** Opening Given entries block **
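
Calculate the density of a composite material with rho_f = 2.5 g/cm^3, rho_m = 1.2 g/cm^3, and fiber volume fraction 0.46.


rho_c = rho_f*Vf + rho_m*(1-Vf) = 2.5*0.46 + 1.2*0.54 = 1.798 g/cm^3

1.798 g/cm^3


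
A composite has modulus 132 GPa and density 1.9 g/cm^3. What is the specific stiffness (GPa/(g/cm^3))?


Specific stiffness = E/rho = 132/1.9 = 69.5 GPa/(g/cm^3)

69.5 GPa/(g/cm^3)


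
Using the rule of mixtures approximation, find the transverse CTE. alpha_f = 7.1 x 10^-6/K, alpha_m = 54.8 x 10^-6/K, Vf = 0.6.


alpha_2 = alpha_f*Vf + alpha_m*(1-Vf) = 7.1*0.6 + 54.8*0.4 = 26.2 x 10^-6/K

26.2 x 10^-6/K


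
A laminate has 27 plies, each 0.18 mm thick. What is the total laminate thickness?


h = n * t_ply = 27 * 0.18 = 4.86 mm

4.86 mm


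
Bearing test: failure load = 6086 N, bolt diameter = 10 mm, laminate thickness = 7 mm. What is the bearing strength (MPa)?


sigma_br = F/(d*h) = 6086/(10*7) = 86.9 MPa

86.9 MPa


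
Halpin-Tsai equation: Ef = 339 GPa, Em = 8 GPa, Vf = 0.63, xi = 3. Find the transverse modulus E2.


eta = (Ef/Em - 1)/(Ef/Em + xi) = (42.375 - 1)/(42.375 + 3) = 0.9118
E2 = Em*(1+xi*eta*Vf)/(1-eta*Vf) = 51.2 GPa

51.2 GPa


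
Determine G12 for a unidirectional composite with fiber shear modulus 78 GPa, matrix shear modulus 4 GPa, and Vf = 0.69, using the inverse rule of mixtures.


1/G12 = Vf/Gf + (1-Vf)/Gm = 0.69/78 + 0.31/4
G12 = 11.58 GPa

11.58 GPa


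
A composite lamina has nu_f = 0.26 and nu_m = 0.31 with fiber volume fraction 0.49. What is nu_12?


nu_12 = nu_f*Vf + nu_m*(1-Vf) = 0.26*0.49 + 0.31*0.51 = 0.2855

0.2855


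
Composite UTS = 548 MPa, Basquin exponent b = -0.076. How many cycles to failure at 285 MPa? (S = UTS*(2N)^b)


N = 0.5 * (S/UTS)^(1/b) = 0.5 * (285/548)^(1/-0.076) = 2722.4884 cycles

2722.4884 cycles


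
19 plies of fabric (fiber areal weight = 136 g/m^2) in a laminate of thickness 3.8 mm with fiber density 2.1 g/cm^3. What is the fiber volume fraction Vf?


Vf = n * FAW / (rho_f * h * 1000) = 19 * 136 / (2.1 * 3.8 * 1000) = 0.3238

0.3238


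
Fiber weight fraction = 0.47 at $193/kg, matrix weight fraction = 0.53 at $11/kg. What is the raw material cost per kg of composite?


Cost = cost_f*Wf + cost_m*Wm = 193*0.47 + 11*0.53 = $96.54/kg

$96.54/kg


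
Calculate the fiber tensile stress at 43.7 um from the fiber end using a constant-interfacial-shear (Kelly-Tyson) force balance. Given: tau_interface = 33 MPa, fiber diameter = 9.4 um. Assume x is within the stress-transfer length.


Force balance: sigma_f * (pi*d^2/4) = tau * (pi*d) * x  ->  sigma_f = 4 * tau * x / d
sigma_f = 4 * 33 * 43.7 / 9.4 = 613.7 MPa

613.7 MPa


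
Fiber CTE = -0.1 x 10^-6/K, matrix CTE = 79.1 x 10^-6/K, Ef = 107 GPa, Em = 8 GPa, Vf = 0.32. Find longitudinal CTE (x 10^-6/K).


E1 = Ef*Vf + Em*(1-Vf) = 39.68
alpha_1 = (alpha_f*Ef*Vf + alpha_m*Em*(1-Vf))/E1 = 10.76 x 10^-6/K

10.76 x 10^-6/K


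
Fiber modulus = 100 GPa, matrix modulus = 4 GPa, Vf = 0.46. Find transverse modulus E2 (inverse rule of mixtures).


1/E2 = Vf/Ef + (1-Vf)/Em = 0.46/100 + 0.54/4
E2 = 7.16 GPa

7.16 GPa


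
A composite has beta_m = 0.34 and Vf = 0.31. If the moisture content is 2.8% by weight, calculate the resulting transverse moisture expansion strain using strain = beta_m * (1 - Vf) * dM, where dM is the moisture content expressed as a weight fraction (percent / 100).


dM = 2.8/100 = 0.028
strain = beta_m * (1-Vf) * dM = 0.34 * 0.69 * 0.028 = 0.0065688

0.0065688


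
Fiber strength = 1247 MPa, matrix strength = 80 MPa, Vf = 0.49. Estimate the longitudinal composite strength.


sigma_1 = sigma_f*Vf + sigma_m*(1-Vf) = 1247*0.49 + 80*0.51 = 651.8 MPa

651.8 MPa


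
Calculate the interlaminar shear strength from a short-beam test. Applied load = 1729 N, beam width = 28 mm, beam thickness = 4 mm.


ILSS = 3F/(4bh) = 3*1729/(4*28*4) = 11.58 MPa

11.58 MPa


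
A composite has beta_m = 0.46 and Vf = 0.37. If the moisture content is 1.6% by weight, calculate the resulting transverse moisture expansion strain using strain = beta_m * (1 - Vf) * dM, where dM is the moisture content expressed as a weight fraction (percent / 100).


dM = 1.6/100 = 0.016
strain = beta_m * (1-Vf) * dM = 0.46 * 0.63 * 0.016 = 0.0046368

0.0046368


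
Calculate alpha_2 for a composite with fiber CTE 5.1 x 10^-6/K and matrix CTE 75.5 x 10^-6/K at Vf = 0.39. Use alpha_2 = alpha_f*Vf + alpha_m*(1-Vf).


alpha_2 = alpha_f*Vf + alpha_m*(1-Vf) = 5.1*0.39 + 75.5*0.61 = 48.0 x 10^-6/K

48.0 x 10^-6/K


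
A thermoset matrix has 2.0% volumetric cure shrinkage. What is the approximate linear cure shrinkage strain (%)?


Linear shrinkage ≈ vol_shrink/3 = 2.0/3 = 0.667%

0.667%


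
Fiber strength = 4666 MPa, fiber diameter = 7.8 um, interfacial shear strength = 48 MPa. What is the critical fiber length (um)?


Lc = sigma_f * d / (2 * tau_i) = 4666 * 7.8 / (2 * 48) = 379.1 um

379.1 um


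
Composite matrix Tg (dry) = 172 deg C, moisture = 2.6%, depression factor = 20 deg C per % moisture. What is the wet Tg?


Tg_wet = Tg_dry - k*moisture = 172 - 20*2.6 = 120.0 deg C

120.0 deg C


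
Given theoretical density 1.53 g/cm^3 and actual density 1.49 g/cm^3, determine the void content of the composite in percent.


Void% = (rho_theo - rho_actual)/rho_theo * 100 = (1.53 - 1.49)/1.53 * 100 = 2.61%

2.61%


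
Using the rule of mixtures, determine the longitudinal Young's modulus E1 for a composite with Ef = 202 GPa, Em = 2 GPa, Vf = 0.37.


E1 = Ef*Vf + Em*(1-Vf) = 202*0.37 + 2*0.63 = 76.0 GPa

76.0 GPa


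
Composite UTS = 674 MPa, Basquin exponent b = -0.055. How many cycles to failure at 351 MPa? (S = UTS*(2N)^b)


N = 0.5 * (S/UTS)^(1/b) = 0.5 * (351/674)^(1/-0.055) = 70931.4328 cycles

70931.4328 cycles


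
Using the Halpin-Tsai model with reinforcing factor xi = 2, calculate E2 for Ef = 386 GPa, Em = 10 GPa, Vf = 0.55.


eta = (Ef/Em - 1)/(Ef/Em + xi) = (38.6 - 1)/(38.6 + 2) = 0.9261
E2 = Em*(1+xi*eta*Vf)/(1-eta*Vf) = 41.14 GPa

41.14 GPa


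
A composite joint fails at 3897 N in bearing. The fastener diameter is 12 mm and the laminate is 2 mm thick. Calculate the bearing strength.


sigma_br = F/(d*h) = 3897/(12*2) = 162.4 MPa

162.4 MPa


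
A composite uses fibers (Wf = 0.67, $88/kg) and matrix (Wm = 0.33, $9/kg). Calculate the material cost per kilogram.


Cost = cost_f*Wf + cost_m*Wm = 88*0.67 + 9*0.33 = $61.93/kg

$61.93/kg


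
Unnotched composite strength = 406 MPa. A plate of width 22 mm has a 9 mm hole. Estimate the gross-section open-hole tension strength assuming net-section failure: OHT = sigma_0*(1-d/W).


OHT = sigma_0*(1-d/W) = 406*(1-9/22) = 239.9 MPa

239.9 MPa


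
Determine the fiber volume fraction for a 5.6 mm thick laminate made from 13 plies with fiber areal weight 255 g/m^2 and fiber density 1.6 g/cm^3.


Vf = n * FAW / (rho_f * h * 1000) = 13 * 255 / (1.6 * 5.6 * 1000) = 0.37

0.37


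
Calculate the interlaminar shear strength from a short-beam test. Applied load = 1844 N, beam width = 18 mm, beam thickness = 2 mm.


ILSS = 3F/(4bh) = 3*1844/(4*18*2) = 38.42 MPa

38.42 MPa


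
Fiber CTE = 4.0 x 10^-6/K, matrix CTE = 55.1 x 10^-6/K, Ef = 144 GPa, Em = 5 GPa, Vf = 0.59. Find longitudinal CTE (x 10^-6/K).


E1 = Ef*Vf + Em*(1-Vf) = 87.01
alpha_1 = (alpha_f*Ef*Vf + alpha_m*Em*(1-Vf))/E1 = 5.2 x 10^-6/K

5.2 x 10^-6/K


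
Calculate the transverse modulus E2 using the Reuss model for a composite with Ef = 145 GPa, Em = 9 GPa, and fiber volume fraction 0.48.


1/E2 = Vf/Ef + (1-Vf)/Em = 0.48/145 + 0.52/9
E2 = 16.37 GPa

16.37 GPa


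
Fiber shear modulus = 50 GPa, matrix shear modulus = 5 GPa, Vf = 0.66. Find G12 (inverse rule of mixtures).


1/G12 = Vf/Gf + (1-Vf)/Gm = 0.66/50 + 0.34/5
G12 = 12.32 GPa

12.32 GPa


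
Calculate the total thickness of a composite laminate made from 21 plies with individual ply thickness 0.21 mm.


h = n * t_ply = 21 * 0.21 = 4.41 mm

4.41 mm


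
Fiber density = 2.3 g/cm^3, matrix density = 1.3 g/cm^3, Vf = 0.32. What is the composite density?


rho_c = rho_f*Vf + rho_m*(1-Vf) = 2.3*0.32 + 1.3*0.68 = 1.62 g/cm^3

1.62 g/cm^3


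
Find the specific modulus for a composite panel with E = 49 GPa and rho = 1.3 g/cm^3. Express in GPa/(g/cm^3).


Specific stiffness = E/rho = 49/1.3 = 37.7 GPa/(g/cm^3)

37.7 GPa/(g/cm^3)


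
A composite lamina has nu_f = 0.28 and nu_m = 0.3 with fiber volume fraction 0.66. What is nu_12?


nu_12 = nu_f*Vf + nu_m*(1-Vf) = 0.28*0.66 + 0.3*0.34 = 0.2868

0.2868


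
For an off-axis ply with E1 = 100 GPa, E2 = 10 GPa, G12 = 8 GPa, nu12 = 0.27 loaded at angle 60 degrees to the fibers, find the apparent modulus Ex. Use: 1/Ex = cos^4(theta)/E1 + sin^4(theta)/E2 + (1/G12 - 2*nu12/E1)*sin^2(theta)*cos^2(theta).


cos^4(60) = 0.0625, sin^4(60) = 0.5625, sin^2(60)*cos^2(60) = 0.1875
1/G12 - 2*nu12/E1 = 1/8 - 2*0.27/100 = 0.1196 GPa^-1
1/Ex = 0.0625/100 + 0.5625/10 + 0.1196*0.1875 = 0.0793 GPa^-1
Ex = 12.61 GPa

12.61 GPa


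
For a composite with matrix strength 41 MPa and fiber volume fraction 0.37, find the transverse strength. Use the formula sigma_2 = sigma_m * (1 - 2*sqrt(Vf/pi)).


factor = 1 - 2*sqrt(0.37/pi) = 0.3136
sigma_2 = 41 * 0.3136 = 12.86 MPa

12.86 MPa


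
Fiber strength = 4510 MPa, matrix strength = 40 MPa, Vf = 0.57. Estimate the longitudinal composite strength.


sigma_1 = sigma_f*Vf + sigma_m*(1-Vf) = 4510*0.57 + 40*0.43 = 2587.9 MPa

2587.9 MPa


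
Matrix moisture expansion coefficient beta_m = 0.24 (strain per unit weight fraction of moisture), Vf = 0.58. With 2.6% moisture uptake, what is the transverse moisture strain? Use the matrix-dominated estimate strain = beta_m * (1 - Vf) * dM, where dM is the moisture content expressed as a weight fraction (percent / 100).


dM = 2.6/100 = 0.026
strain = beta_m * (1-Vf) * dM = 0.24 * 0.42 * 0.026 = 0.0026208

0.0026208


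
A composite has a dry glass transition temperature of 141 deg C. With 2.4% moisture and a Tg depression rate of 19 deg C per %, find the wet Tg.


Tg_wet = Tg_dry - k*moisture = 141 - 19*2.4 = 95.4 deg C

95.4 deg C


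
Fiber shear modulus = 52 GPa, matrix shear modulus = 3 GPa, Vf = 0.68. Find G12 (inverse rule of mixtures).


1/G12 = Vf/Gf + (1-Vf)/Gm = 0.68/52 + 0.32/3
G12 = 8.35 GPa

8.35 GPa


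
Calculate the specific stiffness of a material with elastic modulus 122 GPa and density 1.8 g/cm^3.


Specific stiffness = E/rho = 122/1.8 = 67.8 GPa/(g/cm^3)

67.8 GPa/(g/cm^3)


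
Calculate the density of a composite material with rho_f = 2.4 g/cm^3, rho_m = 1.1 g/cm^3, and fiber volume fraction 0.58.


rho_c = rho_f*Vf + rho_m*(1-Vf) = 2.4*0.58 + 1.1*0.42 = 1.854 g/cm^3

1.854 g/cm^3


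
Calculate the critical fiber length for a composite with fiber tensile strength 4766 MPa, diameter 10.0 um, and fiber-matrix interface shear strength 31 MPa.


Lc = sigma_f * d / (2 * tau_i) = 4766 * 10.0 / (2 * 31) = 768.7 um

768.7 um


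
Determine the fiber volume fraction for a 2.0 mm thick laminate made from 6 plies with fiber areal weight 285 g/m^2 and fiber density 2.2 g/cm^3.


Vf = n * FAW / (rho_f * h * 1000) = 6 * 285 / (2.2 * 2.0 * 1000) = 0.3886

0.3886


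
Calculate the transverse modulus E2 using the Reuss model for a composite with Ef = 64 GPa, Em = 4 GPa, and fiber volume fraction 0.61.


1/E2 = Vf/Ef + (1-Vf)/Em = 0.61/64 + 0.39/4
E2 = 9.34 GPa

9.34 GPa


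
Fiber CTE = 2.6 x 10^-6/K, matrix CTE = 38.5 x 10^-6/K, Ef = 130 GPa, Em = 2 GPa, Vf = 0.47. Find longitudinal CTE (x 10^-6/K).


E1 = Ef*Vf + Em*(1-Vf) = 62.16
alpha_1 = (alpha_f*Ef*Vf + alpha_m*Em*(1-Vf))/E1 = 3.21 x 10^-6/K

3.21 x 10^-6/K


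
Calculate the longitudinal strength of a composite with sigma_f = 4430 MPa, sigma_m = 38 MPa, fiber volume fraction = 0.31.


sigma_1 = sigma_f*Vf + sigma_m*(1-Vf) = 4430*0.31 + 38*0.69 = 1399.5 MPa

1399.5 MPa


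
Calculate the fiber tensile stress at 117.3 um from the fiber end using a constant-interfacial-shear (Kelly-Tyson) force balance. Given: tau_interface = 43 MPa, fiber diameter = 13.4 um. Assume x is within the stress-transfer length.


Force balance: sigma_f * (pi*d^2/4) = tau * (pi*d) * x  ->  sigma_f = 4 * tau * x / d
sigma_f = 4 * 43 * 117.3 / 13.4 = 1505.6 MPa

1505.6 MPa


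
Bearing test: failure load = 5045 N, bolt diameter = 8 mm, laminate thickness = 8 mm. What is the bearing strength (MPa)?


sigma_br = F/(d*h) = 5045/(8*8) = 78.8 MPa

78.8 MPa


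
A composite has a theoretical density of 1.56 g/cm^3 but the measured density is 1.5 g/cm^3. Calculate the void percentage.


Void% = (rho_theo - rho_actual)/rho_theo * 100 = (1.56 - 1.5)/1.56 * 100 = 3.85%

3.85%


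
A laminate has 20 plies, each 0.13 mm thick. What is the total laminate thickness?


h = n * t_ply = 20 * 0.13 = 2.6 mm

2.6 mm


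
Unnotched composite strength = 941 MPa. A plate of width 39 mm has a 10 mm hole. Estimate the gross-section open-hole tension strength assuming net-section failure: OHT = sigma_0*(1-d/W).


OHT = sigma_0*(1-d/W) = 941*(1-10/39) = 699.7 MPa

699.7 MPa


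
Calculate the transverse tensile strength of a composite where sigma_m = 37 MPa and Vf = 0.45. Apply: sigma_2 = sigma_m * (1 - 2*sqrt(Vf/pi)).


factor = 1 - 2*sqrt(0.45/pi) = 0.2431
sigma_2 = 37 * 0.2431 = 8.99 MPa

8.99 MPa


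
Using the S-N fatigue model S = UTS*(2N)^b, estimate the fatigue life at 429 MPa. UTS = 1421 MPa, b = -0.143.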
** Closing Given entries block **
Please write out only the lines from the one containing "Calculate the transverse tensile" to the end of the records above, exactly, both ends included.

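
Calculate the transverse tensile strength of a composite where sigma_m = 37 MPa and Vf = 0.45. Apply: sigma_2 = sigma_m * (1 - 2*sqrt(Vf/pi)).


factor = 1 - 2*sqrt(0.45/pi) = 0.2431
sigma_2 = 37 * 0.2431 = 8.99 MPa

8.99 MPa


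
Using the S-N fatigue model S = UTS*(2N)^b, estimate the fatigue life at 429 MPa. UTS = 1421 MPa, b = -0.143.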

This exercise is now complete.